* _Your assignment_: From the opening line of the records through the line bearing "INSERT INTO shipments VALUES (29, 2, 'Bracket', 123, 73);", set down every line exactly.

* _Records from a dataset_:
= Beginning of Section =
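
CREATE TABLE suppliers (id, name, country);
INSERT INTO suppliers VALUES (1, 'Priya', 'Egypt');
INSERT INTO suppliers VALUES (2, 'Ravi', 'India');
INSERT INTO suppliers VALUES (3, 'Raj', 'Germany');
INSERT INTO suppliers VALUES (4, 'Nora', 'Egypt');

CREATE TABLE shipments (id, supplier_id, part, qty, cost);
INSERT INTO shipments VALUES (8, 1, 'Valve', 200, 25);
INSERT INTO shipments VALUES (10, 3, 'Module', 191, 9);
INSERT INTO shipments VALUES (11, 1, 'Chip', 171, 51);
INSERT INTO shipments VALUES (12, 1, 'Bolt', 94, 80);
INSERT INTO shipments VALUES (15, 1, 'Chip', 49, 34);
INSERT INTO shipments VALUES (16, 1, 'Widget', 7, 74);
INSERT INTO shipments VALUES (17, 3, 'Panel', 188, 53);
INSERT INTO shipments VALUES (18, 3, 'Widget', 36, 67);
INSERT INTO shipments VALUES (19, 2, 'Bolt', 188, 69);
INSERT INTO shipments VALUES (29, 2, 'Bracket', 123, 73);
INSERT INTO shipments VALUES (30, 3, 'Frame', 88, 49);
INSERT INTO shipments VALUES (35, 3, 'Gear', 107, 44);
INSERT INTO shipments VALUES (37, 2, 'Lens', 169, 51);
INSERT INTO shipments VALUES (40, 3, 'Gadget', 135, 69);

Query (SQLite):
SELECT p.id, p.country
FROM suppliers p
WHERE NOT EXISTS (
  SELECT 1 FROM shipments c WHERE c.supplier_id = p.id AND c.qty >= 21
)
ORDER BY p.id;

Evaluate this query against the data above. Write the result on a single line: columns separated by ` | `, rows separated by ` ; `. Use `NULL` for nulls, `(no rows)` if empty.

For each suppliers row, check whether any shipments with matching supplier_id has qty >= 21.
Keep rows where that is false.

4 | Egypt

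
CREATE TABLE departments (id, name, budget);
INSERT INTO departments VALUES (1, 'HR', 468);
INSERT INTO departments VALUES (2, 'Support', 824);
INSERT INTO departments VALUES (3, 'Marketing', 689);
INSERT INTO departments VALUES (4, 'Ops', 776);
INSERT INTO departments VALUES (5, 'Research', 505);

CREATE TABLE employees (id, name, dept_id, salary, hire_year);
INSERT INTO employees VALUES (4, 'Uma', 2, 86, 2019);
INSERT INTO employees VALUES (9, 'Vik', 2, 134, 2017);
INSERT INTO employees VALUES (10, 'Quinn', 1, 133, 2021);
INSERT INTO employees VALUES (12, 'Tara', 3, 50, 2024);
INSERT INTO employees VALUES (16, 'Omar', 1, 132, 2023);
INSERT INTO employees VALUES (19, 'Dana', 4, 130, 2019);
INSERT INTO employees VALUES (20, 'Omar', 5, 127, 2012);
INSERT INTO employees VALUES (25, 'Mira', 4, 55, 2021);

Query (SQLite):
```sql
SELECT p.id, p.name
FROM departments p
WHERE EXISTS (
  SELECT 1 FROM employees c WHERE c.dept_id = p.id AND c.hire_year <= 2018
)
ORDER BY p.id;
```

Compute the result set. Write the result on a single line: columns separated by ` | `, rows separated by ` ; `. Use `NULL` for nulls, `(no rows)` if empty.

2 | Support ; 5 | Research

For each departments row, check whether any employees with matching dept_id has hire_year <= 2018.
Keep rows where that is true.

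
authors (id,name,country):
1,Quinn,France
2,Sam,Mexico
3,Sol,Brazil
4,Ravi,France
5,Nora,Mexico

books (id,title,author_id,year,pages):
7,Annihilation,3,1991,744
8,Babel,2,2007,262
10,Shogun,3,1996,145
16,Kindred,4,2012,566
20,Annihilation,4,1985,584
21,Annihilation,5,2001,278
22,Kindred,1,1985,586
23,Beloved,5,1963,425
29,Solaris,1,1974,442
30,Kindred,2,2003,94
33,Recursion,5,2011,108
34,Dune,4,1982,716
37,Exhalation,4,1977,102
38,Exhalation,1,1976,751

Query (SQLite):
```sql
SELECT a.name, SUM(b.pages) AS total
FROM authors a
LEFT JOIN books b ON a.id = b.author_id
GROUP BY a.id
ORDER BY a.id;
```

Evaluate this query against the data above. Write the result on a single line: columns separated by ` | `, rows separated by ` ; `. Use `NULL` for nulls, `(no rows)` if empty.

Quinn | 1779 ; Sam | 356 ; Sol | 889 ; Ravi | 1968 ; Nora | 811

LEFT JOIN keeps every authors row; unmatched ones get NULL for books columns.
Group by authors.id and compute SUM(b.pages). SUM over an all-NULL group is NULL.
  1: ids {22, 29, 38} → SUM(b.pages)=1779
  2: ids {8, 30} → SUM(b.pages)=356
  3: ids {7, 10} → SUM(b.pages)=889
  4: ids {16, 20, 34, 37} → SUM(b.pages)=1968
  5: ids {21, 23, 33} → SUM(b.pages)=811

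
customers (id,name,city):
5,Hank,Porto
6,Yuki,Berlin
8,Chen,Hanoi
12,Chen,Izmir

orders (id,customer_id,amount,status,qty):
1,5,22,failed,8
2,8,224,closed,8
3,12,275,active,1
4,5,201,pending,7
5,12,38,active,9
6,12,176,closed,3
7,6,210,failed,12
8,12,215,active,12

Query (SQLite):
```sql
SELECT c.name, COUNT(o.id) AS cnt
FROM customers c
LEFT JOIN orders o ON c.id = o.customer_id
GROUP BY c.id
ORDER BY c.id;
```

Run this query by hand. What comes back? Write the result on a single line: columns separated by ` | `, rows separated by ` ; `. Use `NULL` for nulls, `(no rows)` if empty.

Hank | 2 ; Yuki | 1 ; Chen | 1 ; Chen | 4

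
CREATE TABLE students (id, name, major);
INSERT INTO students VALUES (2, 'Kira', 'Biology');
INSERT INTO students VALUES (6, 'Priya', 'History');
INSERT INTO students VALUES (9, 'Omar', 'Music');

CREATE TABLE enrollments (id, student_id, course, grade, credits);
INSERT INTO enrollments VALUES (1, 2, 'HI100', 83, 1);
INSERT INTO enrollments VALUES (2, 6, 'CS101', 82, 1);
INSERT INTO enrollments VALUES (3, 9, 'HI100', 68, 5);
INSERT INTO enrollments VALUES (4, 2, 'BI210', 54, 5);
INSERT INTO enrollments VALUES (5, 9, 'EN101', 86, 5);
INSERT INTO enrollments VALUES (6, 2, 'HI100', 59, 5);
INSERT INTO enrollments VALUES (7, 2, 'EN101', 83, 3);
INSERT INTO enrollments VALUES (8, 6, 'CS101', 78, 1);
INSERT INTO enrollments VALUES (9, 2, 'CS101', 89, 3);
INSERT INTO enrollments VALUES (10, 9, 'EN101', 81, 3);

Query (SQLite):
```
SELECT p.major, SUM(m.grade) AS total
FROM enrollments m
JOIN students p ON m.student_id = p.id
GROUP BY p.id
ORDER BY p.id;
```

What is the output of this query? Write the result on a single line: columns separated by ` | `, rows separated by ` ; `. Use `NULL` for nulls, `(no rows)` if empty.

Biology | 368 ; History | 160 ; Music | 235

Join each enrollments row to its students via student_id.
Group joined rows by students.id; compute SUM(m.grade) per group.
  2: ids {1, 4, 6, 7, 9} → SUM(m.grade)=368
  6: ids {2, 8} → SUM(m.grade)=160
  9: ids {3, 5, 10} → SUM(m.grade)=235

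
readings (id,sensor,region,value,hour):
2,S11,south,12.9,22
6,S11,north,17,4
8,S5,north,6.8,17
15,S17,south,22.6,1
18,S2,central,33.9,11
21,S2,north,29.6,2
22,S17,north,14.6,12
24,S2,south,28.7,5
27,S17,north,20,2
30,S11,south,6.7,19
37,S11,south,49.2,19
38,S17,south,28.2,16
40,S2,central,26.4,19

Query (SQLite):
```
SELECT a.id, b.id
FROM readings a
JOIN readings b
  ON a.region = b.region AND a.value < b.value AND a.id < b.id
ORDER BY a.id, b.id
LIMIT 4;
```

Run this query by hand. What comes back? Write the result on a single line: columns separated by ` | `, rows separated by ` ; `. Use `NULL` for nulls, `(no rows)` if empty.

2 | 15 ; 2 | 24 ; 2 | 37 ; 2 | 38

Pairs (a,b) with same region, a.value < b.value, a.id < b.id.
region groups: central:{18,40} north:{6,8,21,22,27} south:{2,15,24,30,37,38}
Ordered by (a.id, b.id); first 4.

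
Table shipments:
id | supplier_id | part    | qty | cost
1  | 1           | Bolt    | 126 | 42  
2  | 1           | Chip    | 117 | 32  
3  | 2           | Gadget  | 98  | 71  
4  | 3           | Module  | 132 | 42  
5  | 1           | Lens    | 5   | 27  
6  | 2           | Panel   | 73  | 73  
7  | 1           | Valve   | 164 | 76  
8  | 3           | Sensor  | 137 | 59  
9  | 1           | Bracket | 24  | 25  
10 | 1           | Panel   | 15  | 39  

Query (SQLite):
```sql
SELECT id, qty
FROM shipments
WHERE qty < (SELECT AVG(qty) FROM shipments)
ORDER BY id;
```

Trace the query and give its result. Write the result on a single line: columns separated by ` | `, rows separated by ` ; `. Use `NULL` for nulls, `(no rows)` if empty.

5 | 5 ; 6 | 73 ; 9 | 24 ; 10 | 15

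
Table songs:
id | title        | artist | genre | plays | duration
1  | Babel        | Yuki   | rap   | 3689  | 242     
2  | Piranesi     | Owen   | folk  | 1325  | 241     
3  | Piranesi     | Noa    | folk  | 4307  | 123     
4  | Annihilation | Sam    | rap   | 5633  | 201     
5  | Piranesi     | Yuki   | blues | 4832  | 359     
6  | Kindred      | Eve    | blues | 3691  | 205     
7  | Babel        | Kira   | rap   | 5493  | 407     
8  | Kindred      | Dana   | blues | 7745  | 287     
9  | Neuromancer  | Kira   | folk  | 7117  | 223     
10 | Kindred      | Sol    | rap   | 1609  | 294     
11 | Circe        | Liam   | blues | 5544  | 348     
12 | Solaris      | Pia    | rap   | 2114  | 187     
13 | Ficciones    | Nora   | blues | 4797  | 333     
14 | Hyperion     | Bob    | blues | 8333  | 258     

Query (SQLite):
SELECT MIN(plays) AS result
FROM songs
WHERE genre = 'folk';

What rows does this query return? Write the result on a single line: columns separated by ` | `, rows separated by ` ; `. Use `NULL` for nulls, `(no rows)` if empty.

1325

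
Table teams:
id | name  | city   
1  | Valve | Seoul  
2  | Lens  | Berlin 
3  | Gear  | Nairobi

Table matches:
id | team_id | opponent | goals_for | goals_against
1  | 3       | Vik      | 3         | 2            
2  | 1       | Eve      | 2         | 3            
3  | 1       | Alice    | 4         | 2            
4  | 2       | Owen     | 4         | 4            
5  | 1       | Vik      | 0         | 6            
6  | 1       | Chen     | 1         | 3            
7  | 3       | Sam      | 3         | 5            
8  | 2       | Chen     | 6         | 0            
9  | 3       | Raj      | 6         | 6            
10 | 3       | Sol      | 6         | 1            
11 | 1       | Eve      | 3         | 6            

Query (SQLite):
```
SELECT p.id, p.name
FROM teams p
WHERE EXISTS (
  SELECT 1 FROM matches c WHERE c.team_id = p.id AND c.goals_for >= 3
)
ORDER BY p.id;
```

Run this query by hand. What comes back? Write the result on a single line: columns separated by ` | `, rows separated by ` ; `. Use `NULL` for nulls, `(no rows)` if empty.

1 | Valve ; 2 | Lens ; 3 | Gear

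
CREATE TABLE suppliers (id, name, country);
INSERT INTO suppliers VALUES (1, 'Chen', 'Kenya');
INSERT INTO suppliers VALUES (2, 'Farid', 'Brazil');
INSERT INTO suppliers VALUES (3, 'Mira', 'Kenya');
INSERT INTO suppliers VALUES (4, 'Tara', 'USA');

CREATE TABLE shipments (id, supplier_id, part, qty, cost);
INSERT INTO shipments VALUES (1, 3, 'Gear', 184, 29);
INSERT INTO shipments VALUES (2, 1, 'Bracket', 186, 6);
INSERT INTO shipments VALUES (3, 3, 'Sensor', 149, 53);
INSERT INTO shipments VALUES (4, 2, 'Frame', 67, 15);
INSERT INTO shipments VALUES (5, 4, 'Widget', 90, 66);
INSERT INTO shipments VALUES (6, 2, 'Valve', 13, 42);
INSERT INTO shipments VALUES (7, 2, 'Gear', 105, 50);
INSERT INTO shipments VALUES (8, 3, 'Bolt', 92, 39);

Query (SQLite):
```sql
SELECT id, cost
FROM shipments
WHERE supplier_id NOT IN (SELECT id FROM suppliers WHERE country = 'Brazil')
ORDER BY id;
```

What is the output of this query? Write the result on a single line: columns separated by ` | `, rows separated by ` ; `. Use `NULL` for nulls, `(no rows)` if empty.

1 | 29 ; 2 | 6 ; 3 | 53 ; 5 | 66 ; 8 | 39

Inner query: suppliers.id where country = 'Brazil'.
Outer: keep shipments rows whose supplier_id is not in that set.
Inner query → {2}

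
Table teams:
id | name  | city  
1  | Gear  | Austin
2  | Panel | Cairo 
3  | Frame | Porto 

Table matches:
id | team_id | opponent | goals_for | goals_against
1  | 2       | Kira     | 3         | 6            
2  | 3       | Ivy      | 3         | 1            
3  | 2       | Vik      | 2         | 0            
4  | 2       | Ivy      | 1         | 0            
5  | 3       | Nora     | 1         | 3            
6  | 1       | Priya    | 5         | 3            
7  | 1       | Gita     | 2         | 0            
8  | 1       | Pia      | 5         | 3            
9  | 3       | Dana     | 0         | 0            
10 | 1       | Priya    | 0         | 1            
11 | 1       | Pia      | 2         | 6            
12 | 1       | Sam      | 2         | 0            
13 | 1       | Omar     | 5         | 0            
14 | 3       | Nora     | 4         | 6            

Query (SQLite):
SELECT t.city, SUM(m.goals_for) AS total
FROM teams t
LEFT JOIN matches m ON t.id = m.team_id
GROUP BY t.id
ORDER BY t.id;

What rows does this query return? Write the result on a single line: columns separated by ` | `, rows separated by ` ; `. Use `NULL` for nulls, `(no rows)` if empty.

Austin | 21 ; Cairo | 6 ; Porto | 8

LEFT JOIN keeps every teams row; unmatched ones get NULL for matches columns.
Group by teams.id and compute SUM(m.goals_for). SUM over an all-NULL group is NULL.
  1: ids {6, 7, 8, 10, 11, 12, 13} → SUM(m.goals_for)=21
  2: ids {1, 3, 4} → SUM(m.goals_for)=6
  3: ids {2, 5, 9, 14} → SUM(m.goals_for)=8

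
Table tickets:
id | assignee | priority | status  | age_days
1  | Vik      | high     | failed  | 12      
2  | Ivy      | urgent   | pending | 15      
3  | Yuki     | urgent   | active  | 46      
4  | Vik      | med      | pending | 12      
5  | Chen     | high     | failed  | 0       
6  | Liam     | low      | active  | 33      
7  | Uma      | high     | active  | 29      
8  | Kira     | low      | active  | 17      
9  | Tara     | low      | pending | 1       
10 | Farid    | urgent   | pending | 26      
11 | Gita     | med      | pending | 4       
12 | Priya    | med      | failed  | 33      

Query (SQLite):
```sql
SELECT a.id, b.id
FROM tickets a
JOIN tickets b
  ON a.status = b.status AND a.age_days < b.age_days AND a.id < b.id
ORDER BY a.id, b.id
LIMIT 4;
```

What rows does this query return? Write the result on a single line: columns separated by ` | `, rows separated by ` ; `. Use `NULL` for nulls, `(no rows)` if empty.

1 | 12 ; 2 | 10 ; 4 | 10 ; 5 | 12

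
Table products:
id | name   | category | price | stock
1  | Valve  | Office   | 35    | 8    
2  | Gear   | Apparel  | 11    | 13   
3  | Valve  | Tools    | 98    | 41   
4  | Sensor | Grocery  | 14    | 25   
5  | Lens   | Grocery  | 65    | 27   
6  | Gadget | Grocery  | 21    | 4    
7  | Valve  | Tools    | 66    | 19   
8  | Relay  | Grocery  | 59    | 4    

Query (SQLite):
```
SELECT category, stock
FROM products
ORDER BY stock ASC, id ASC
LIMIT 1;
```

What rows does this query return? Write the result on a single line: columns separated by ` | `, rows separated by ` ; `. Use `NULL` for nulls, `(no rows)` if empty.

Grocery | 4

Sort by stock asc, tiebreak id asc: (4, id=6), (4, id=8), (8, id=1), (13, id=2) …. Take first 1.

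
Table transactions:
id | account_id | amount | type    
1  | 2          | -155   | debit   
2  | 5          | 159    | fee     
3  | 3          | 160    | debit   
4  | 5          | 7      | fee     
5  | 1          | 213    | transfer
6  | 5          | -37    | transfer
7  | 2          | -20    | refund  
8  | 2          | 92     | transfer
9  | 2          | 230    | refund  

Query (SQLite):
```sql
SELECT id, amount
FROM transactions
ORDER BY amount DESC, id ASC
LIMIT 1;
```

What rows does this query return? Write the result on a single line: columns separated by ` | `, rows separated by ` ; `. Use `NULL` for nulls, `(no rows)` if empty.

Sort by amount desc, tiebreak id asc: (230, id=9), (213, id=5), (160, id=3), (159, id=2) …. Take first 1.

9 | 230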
= End of Section =
* _Completed exercise_:
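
CREATE TABLE suppliers (id, name, country);
INSERT INTO suppliers VALUES (1, 'Priya', 'Egypt');
INSERT INTO suppliers VALUES (2, 'Ravi', 'India');
INSERT INTO suppliers VALUES (3, 'Raj', 'Germany');
INSERT INTO suppliers VALUES (4, 'Nora', 'Egypt');

CREATE TABLE shipments (id, supplier_id, part, qty, cost);
INSERT INTO shipments VALUES (8, 1, 'Valve', 200, 25);
INSERT INTO shipments VALUES (10, 3, 'Module', 191, 9);
INSERT INTO shipments VALUES (11, 1, 'Chip', 171, 51);
INSERT INTO shipments VALUES (12, 1, 'Bolt', 94, 80);
INSERT INTO shipments VALUES (15, 1, 'Chip', 49, 34);
INSERT INTO shipments VALUES (16, 1, 'Widget', 7, 74);
INSERT INTO shipments VALUES (17, 3, 'Panel', 188, 53);
INSERT INTO shipments VALUES (18, 3, 'Widget', 36, 67);
INSERT INTO shipments VALUES (19, 2, 'Bolt', 188, 69);
INSERT INTO shipments VALUES (29, 2, 'Bracket', 123, 73);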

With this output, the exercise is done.